**EXERCISE AIM**.
The response should consist of the listing, repeated word for word.

**GIVEN RECORDS**.
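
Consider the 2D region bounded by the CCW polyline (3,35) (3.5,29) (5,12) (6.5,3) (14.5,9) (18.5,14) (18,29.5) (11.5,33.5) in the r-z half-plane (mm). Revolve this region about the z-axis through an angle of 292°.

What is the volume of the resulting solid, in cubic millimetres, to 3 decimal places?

Volume = 19171.025 mm³

Profile (r,z), 8 vertices: (3,35) (3.5,29) (5,12) (6.5,3) (14.5,9) (18.5,14) (18,29.5) (11.5,33.5)
edge 0: (3,35)→(3.5,29)  cross = 3·29 − 3.5·35 = -35.5000; (r_i+r_j)·cross = 6.5·-35.5000 = -230.7500
edge 1: (3.5,29)→(5,12)  cross = 3.5·12 − 5·29 = -103.0000; (r_i+r_j)·cross = 8.5·-103.0000 = -875.5000
edge 2: (5,12)→(6.5,3)  cross = 5·3 − 6.5·12 = -63.0000; (r_i+r_j)·cross = 11.5·-63.0000 = -724.5000
edge 3: (6.5,3)→(14.5,9)  cross = 6.5·9 − 14.5·3 = 15.0000; (r_i+r_j)·cross = 21·15.0000 = 315.0000
edge 4: (14.5,9)→(18.5,14)  cross = 14.5·14 − 18.5·9 = 36.5000; (r_i+r_j)·cross = 33·36.5000 = 1204.5000
edge 5: (18.5,14)→(18,29.5)  cross = 18.5·29.5 − 18·14 = 293.7500; (r_i+r_j)·cross = 36.5·293.7500 = 10721.8750
edge 6: (18,29.5)→(11.5,33.5)  cross = 18·33.5 − 11.5·29.5 = 263.7500; (r_i+r_j)·cross = 29.5·263.7500 = 7780.6250
edge 7: (11.5,33.5)→(3,35)  cross = 11.5·35 − 3·33.5 = 302.0000; (r_i+r_j)·cross = 14.5·302.0000 = 4379.0000
Σcross = 709.5000 → A = |Σcross|/2 = 354.7500 mm²
Σ(r_i+r_j)·cross = 22570.2500 → first moment M = |Σ|/6 = 3761.7083
R_c = M/A = 3761.7083/354.7500 = 10.6038 mm
θ = 292° = 5.096361 rad
V = θ·R_c·A = 5.096361·10.6038·354.7500 = 19171.025 mm³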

**WRITTEN RESPONSE**.
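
Consider the 2D region bounded by the CCW polyline (3,35) (3.5,29) (5,12) (6.5,3) (14.5,9) (18.5,14) (18,29.5) (11.5,33.5) in the r-z half-plane (mm). Revolve this region about the z-axis through an angle of 292°.

What is the volume of the resulting solid, in cubic millimetres, to 3 decimal places?

Volume = 19171.025 mm³

Profile (r,z), 8 vertices: (3,35) (3.5,29) (5,12) (6.5,3) (14.5,9) (18.5,14) (18,29.5) (11.5,33.5)
edge 0: (3,35)→(3.5,29)  cross = 3·29 − 3.5·35 = -35.5000; (r_i+r_j)·cross = 6.5·-35.5000 = -230.7500
edge 1: (3.5,29)→(5,12)  cross = 3.5·12 − 5·29 = -103.0000; (r_i+r_j)·cross = 8.5·-103.0000 = -875.5000
edge 2: (5,12)→(6.5,3)  cross = 5·3 − 6.5·12 = -63.0000; (r_i+r_j)·cross = 11.5·-63.0000 = -724.5000
edge 3: (6.5,3)→(14.5,9)  cross = 6.5·9 − 14.5·3 = 15.0000; (r_i+r_j)·cross = 21·15.0000 = 315.0000
edge 4: (14.5,9)→(18.5,14)  cross = 14.5·14 − 18.5·9 = 36.5000; (r_i+r_j)·cross = 33·36.5000 = 1204.5000
edge 5: (18.5,14)→(18,29.5)  cross = 18.5·29.5 − 18·14 = 293.7500; (r_i+r_j)·cross = 36.5·293.7500 = 10721.8750
edge 6: (18,29.5)→(11.5,33.5)  cross = 18·33.5 − 11.5·29.5 = 263.7500; (r_i+r_j)·cross = 29.5·263.7500 = 7780.6250
edge 7: (11.5,33.5)→(3,35)  cross = 11.5·35 − 3·33.5 = 302.0000; (r_i+r_j)·cross = 14.5·302.0000 = 4379.0000
Σcross = 709.5000 → A = |Σcross|/2 = 354.7500 mm²
Σ(r_i+r_j)·cross = 22570.2500 → first moment M = |Σ|/6 = 3761.7083
R_c = M/A = 3761.7083/354.7500 = 10.6038 mm
θ = 292° = 5.096361 rad
V = θ·R_c·A = 5.096361·10.6038·354.7500 = 19171.025 mm³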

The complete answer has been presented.